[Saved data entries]
------------------------------------------------

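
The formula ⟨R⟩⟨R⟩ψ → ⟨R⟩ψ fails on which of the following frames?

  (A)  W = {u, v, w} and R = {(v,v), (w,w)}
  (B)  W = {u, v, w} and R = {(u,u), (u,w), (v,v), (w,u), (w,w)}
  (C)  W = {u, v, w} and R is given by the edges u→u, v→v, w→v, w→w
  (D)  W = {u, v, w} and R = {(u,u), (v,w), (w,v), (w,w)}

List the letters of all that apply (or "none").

D

The schema ⟨R⟩⟨R⟩ψ → ⟨R⟩ψ is the dual of axiom 4; it is valid on a frame iff R is transitive.
(A) R is transitive (R is closed under composition), so the schema is valid here.
(B) R is transitive (R is closed under composition), so the schema is valid here.
(C) R is transitive (R is closed under composition), so the schema is valid here.
(D) R is not transitive (v R w and w R v but not v R v), so the schema fails here.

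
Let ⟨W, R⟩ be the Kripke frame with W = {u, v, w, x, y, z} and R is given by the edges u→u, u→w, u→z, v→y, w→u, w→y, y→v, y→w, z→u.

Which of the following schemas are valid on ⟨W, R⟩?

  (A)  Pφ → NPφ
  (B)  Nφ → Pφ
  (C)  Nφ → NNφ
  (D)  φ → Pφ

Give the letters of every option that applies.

none

R is not reflexive: not v R v.
R is not transitive: u R w and w R y but not u R y.
R is not euclidean: u R w and u R z but not w R z.
R is not serial: x has no R-successor.
(A) Pφ → NPφ is axiom 5; it is valid on a frame exactly when R is euclidean. R is not euclidean, so not valid.
(B) Nφ → Pφ is axiom D, which corresponds to seriality. R is not serial — not valid.
(C) axiom 4: valid iff R is transitive. R is not transitive — not valid.
(D) φ → Pφ (the dual of axiom T) characterises the reflexive frames. R is not reflexive — not valid.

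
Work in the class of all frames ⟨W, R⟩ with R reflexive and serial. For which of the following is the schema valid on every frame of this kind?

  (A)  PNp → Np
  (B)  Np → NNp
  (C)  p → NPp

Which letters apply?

(A) PNp → Np is the dual of axiom 5; it is valid on a frame exactly when R is euclidean. Such an R need not be euclidean, so not valid.
(B) Np → NNp is axiom 4, which corresponds to transitivity. Such an R need not be transitive — not valid.
(C) p → NPp is axiom B, which corresponds to symmetry. Such an R need not be symmetric — not valid.

none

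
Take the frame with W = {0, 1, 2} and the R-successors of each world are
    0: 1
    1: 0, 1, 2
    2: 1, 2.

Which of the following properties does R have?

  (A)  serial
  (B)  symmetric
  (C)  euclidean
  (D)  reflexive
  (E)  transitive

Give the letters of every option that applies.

A, B

(A) serial: every world has an R-successor.
(B) symmetric: every R-edge is matched by its reverse.
(C) not euclidean: 1 R 0 and 1 R 2 but not 0 R 2.
(D) not reflexive: not 0 R 0.
(E) not transitive: 0 R 1 and 1 R 0 but not 0 R 0.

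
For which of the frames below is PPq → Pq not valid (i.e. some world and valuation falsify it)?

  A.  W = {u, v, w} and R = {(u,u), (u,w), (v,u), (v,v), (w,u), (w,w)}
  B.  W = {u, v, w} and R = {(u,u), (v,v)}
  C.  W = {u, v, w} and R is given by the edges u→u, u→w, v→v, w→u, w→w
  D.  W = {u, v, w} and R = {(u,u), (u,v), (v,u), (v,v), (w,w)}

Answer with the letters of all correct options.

The schema PPq → Pq is the dual of axiom 4; it is valid on a frame iff R is transitive.
(A) R is not transitive (v R u and u R w but not v R w), so the schema fails here.
(B) R is transitive (R is closed under composition), so the schema is valid here.
(C) R is transitive (R is closed under composition), so the schema is valid here.
(D) R is transitive (R is closed under composition), so the schema is valid here.

A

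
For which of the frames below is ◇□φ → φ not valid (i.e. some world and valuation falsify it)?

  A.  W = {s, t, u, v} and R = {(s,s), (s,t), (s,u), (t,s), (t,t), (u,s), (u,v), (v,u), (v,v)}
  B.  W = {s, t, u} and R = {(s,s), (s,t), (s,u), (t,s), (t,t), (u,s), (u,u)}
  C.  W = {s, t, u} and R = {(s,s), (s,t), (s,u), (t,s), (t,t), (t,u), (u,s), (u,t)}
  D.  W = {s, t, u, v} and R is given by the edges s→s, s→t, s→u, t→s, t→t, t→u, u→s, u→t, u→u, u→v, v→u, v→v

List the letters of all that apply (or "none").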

------------------------------------------------

**How to complete this task:** Reply with one number, the count of lines in the data that contain "given".

**Completed exercise:** 4